Give back the records in full, with every line exactly as it was.

>>>>>

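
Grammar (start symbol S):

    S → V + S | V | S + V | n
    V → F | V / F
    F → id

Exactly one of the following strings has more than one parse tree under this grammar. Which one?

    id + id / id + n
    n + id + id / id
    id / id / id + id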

<<<<<

- **SOLUTION TO THE PROBLEM**:
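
Grammar (start symbol S):

    S → V + S | V | S + V | n
    V → F | V / F
    F → id

Exactly one of the following strings has more than one parse tree under this grammar. Which one?

    id + id / id + n
    n + id + id / id
    id / id / id + id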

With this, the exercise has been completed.